## THE PROBLEM
Set down every record once more, exactly as given.

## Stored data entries
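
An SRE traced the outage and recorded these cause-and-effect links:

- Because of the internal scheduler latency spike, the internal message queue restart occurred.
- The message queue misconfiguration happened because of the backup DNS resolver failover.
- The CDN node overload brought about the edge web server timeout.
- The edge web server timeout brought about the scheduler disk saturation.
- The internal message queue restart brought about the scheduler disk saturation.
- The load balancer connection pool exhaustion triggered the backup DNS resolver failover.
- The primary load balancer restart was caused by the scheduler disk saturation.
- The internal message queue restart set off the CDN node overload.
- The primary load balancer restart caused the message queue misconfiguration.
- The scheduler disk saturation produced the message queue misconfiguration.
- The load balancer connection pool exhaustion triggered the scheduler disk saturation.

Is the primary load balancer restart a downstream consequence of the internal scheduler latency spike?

Yes

There is a causal chain: the internal scheduler latency spike → the internal message queue restart → the scheduler disk saturation → the primary load balancer restart.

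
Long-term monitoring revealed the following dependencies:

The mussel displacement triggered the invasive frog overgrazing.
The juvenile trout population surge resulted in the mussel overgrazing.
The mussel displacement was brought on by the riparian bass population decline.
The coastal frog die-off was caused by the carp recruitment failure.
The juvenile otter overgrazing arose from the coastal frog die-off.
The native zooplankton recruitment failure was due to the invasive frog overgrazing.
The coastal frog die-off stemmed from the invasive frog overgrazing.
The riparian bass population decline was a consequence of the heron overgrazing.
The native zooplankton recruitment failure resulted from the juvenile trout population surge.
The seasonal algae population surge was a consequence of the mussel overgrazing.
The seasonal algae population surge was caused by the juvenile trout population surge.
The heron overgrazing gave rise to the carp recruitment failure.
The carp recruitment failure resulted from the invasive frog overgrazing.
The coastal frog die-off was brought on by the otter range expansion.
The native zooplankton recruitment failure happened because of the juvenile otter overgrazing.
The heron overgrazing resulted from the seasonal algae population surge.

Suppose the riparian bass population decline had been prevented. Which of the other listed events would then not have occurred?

Downstream of the riparian bass population decline: the mussel displacement, the invasive frog overgrazing, the carp recruitment failure, the coastal frog die-off, the juvenile otter overgrazing, the native zooplankton recruitment failure.
Of those, still caused via another path: the carp recruitment failure, the coastal frog die-off, the juvenile otter overgrazing, the native zooplankton recruitment failure.
The remainder have no surviving cause.

the invasive frog overgrazing, the mussel displacement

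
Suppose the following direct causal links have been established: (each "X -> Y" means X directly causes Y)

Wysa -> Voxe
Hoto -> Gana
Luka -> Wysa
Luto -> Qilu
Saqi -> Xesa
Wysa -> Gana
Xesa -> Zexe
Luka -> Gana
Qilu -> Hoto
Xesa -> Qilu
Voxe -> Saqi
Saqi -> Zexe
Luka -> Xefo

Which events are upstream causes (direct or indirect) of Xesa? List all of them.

Immediate cause of Xesa: Saqi.
Further upstream: Luka, Wysa, Voxe.

Luka, Saqi, Voxe, Wysa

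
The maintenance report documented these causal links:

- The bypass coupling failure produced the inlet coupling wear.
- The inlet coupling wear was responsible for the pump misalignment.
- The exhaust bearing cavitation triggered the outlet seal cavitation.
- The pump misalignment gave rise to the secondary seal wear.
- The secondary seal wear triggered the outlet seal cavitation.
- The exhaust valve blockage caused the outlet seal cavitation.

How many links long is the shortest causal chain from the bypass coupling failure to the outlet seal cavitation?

Shortest chain: the bypass coupling failure → the inlet coupling wear → the pump misalignment → the secondary seal wear → the outlet seal cavitation.

4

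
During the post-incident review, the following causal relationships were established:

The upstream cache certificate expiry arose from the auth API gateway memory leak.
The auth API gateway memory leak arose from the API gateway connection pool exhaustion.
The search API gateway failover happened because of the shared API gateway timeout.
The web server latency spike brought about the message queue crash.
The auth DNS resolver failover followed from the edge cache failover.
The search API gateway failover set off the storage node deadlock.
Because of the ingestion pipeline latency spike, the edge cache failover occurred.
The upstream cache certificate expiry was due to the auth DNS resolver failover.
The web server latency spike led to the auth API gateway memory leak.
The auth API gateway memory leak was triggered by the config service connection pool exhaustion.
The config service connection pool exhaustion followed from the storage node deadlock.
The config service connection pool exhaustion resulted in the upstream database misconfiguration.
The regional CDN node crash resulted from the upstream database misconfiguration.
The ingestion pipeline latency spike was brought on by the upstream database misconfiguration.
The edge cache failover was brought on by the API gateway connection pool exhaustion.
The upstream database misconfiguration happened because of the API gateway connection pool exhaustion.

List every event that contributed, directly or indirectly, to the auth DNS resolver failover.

the API gateway connection pool exhaustion, the config service connection pool exhaustion, the edge cache failover, the ingestion pipeline latency spike, the search API gateway failover, the shared API gateway timeout, the storage node deadlock, the upstream database misconfiguration

Immediate cause of the auth DNS resolver failover: the edge cache failover.
Further upstream: the shared API gateway timeout, the search API gateway failover, the storage node deadlock, the API gateway connection pool exhaustion, the config service connection pool exhaustion, the upstream database misconfiguration, the ingestion pipeline latency spike.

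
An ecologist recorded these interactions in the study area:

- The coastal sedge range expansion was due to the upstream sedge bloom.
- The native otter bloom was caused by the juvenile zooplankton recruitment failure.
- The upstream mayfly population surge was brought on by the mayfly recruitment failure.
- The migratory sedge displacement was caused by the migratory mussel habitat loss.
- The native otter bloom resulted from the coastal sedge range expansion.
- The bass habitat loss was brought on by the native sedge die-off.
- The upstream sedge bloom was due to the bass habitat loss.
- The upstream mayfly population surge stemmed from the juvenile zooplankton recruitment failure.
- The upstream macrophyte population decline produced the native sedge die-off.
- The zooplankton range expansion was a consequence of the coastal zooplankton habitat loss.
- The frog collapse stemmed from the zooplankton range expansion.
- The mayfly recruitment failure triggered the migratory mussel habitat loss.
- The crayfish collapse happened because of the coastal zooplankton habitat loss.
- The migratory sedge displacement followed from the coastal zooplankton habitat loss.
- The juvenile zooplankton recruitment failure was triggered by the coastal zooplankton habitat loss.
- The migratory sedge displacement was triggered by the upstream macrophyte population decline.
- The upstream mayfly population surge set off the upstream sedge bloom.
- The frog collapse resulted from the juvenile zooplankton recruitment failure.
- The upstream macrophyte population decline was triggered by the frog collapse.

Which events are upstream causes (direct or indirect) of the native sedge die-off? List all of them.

the coastal zooplankton habitat loss, the frog collapse, the juvenile zooplankton recruitment failure, the upstream macrophyte population decline, the zooplankton range expansion

Immediate cause of the native sedge die-off: the upstream macrophyte population decline.
Further upstream: the coastal zooplankton habitat loss, the juvenile zooplankton recruitment failure, the zooplankton range expansion, the frog collapse.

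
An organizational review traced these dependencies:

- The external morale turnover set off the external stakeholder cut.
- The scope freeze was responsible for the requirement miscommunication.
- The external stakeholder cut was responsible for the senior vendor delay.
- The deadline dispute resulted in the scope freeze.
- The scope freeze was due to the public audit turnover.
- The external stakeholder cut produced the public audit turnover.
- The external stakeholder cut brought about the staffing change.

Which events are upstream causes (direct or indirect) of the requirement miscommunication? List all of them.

Immediate cause of the requirement miscommunication: the scope freeze.
Further upstream: the external morale turnover, the external stakeholder cut, the public audit turnover, the deadline dispute.

the deadline dispute, the external morale turnover, the external stakeholder cut, the public audit turnover, the scope freeze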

## REPLY
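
An SRE traced the outage and recorded these cause-and-effect links:

- Because of the internal scheduler latency spike, the internal message queue restart occurred.
- The message queue misconfiguration happened because of the backup DNS resolver failover.
- The CDN node overload brought about the edge web server timeout.
- The edge web server timeout brought about the scheduler disk saturation.
- The internal message queue restart brought about the scheduler disk saturation.
- The load balancer connection pool exhaustion triggered the backup DNS resolver failover.
- The primary load balancer restart was caused by the scheduler disk saturation.
- The internal message queue restart set off the CDN node overload.
- The primary load balancer restart caused the message queue misconfiguration.
- The scheduler disk saturation produced the message queue misconfiguration.
- The load balancer connection pool exhaustion triggered the scheduler disk saturation.

Is the primary load balancer restart a downstream consequence of the internal scheduler latency spike?

Yes

There is a causal chain: the internal scheduler latency spike → the internal message queue restart → the scheduler disk saturation → the primary load balancer restart.

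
Long-term monitoring revealed the following dependencies:

The mussel displacement triggered the invasive frog overgrazing.
The juvenile trout population surge resulted in the mussel overgrazing.
The mussel displacement was brought on by the riparian bass population decline.
The coastal frog die-off was caused by the carp recruitment failure.
The juvenile otter overgrazing arose from the coastal frog die-off.
The native zooplankton recruitment failure was due to the invasive frog overgrazing.
The coastal frog die-off stemmed from the invasive frog overgrazing.
The riparian bass population decline was a consequence of the heron overgrazing.
The native zooplankton recruitment failure resulted from the juvenile trout population surge.
The seasonal algae population surge was a consequence of the mussel overgrazing.
The seasonal algae population surge was caused by the juvenile trout population surge.
The heron overgrazing gave rise to the carp recruitment failure.
The carp recruitment failure resulted from the invasive frog overgrazing.
The coastal frog die-off was brought on by the otter range expansion.
The native zooplankton recruitment failure happened because of the juvenile otter overgrazing.
The heron overgrazing resulted from the seasonal algae population surge.

Suppose the riparian bass population decline had been prevented. Which of the other listed events would then not have occurred?

Downstream of the riparian bass population decline: the mussel displacement, the invasive frog overgrazing, the carp recruitment failure, the coastal frog die-off, the juvenile otter overgrazing, the native zooplankton recruitment failure.
Of those, still caused via another path: the carp recruitment failure, the coastal frog die-off, the juvenile otter overgrazing, the native zooplankton recruitment failure.
The remainder have no surviving cause.

the invasive frog overgrazing, the mussel displacement

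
Suppose the following direct causal links have been established: (each "X -> Y" means X directly causes Y)

Wysa -> Voxe
Hoto -> Gana
Luka -> Wysa
Luto -> Qilu
Saqi -> Xesa
Wysa -> Gana
Xesa -> Zexe
Luka -> Gana
Qilu -> Hoto
Xesa -> Qilu
Voxe -> Saqi
Saqi -> Zexe
Luka -> Xefo

Which events are upstream causes (direct or indirect) of Xesa? List all of them.

Immediate cause of Xesa: Saqi.
Further upstream: Luka, Wysa, Voxe.

Luka, Saqi, Voxe, Wysa

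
The maintenance report documented these causal links:

- The bypass coupling failure produced the inlet coupling wear.
- The inlet coupling wear was responsible for the pump misalignment.
- The exhaust bearing cavitation triggered the outlet seal cavitation.
- The pump misalignment gave rise to the secondary seal wear.
- The secondary seal wear triggered the outlet seal cavitation.
- The exhaust valve blockage caused the outlet seal cavitation.

How many links long is the shortest causal chain from the bypass coupling failure to the outlet seal cavitation?

Shortest chain: the bypass coupling failure → the inlet coupling wear → the pump misalignment → the secondary seal wear → the outlet seal cavitation.

4

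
During the post-incident review, the following causal relationships were established:

The upstream cache certificate expiry arose from the auth API gateway memory leak.
The auth API gateway memory leak arose from the API gateway connection pool exhaustion.
The search API gateway failover happened because of the shared API gateway timeout.
The web server latency spike brought about the message queue crash.
The auth DNS resolver failover followed from the edge cache failover.
The search API gateway failover set off the storage node deadlock.
Because of the ingestion pipeline latency spike, the edge cache failover occurred.
The upstream cache certificate expiry was due to the auth DNS resolver failover.
The web server latency spike led to the auth API gateway memory leak.
The auth API gateway memory leak was triggered by the config service connection pool exhaustion.
The config service connection pool exhaustion followed from the storage node deadlock.
The config service connection pool exhaustion resulted in the upstream database misconfiguration.
The regional CDN node crash resulted from the upstream database misconfiguration.
The ingestion pipeline latency spike was brought on by the upstream database misconfiguration.
The edge cache failover was brought on by the API gateway connection pool exhaustion.
The upstream database misconfiguration happened because of the API gateway connection pool exhaustion.

List every event that contributed, directly or indirectly, to the auth DNS resolver failover.

the API gateway connection pool exhaustion, the config service connection pool exhaustion, the edge cache failover, the ingestion pipeline latency spike, the search API gateway failover, the shared API gateway timeout, the storage node deadlock, the upstream database misconfiguration

Immediate cause of the auth DNS resolver failover: the edge cache failover.
Further upstream: the shared API gateway timeout, the search API gateway failover, the storage node deadlock, the API gateway connection pool exhaustion, the config service connection pool exhaustion, the upstream database misconfiguration, the ingestion pipeline latency spike.

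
An ecologist recorded these interactions in the study area:

- The coastal sedge range expansion was due to the upstream sedge bloom.
- The native otter bloom was caused by the juvenile zooplankton recruitment failure.
- The upstream mayfly population surge was brought on by the mayfly recruitment failure.
- The migratory sedge displacement was caused by the migratory mussel habitat loss.
- The native otter bloom resulted from the coastal sedge range expansion.
- The bass habitat loss was brought on by the native sedge die-off.
- The upstream sedge bloom was due to the bass habitat loss.
- The upstream mayfly population surge stemmed from the juvenile zooplankton recruitment failure.
- The upstream macrophyte population decline produced the native sedge die-off.
- The zooplankton range expansion was a consequence of the coastal zooplankton habitat loss.
- The frog collapse stemmed from the zooplankton range expansion.
- The mayfly recruitment failure triggered the migratory mussel habitat loss.
- The crayfish collapse happened because of the coastal zooplankton habitat loss.
- The migratory sedge displacement followed from the coastal zooplankton habitat loss.
- The juvenile zooplankton recruitment failure was triggered by the coastal zooplankton habitat loss.
- The migratory sedge displacement was triggered by the upstream macrophyte population decline.
- The upstream mayfly population surge set off the upstream sedge bloom.
- The frog collapse resulted from the juvenile zooplankton recruitment failure.
- The upstream macrophyte population decline was triggered by the frog collapse.

Which events are upstream causes (direct or indirect) of the native sedge die-off? List all of them.

the coastal zooplankton habitat loss, the frog collapse, the juvenile zooplankton recruitment failure, the upstream macrophyte population decline, the zooplankton range expansion

Immediate cause of the native sedge die-off: the upstream macrophyte population decline.
Further upstream: the coastal zooplankton habitat loss, the juvenile zooplankton recruitment failure, the zooplankton range expansion, the frog collapse.

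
An organizational review traced these dependencies:

- The external morale turnover set off the external stakeholder cut.
- The scope freeze was responsible for the requirement miscommunication.
- The external stakeholder cut was responsible for the senior vendor delay.
- The deadline dispute resulted in the scope freeze.
- The scope freeze was due to the public audit turnover.
- The external stakeholder cut produced the public audit turnover.
- The external stakeholder cut brought about the staffing change.

Which events are upstream causes (direct or indirect) of the requirement miscommunication? List all of them.

Immediate cause of the requirement miscommunication: the scope freeze.
Further upstream: the external morale turnover, the external stakeholder cut, the public audit turnover, the deadline dispute.

the deadline dispute, the external morale turnover, the external stakeholder cut, the public audit turnover, the scope freeze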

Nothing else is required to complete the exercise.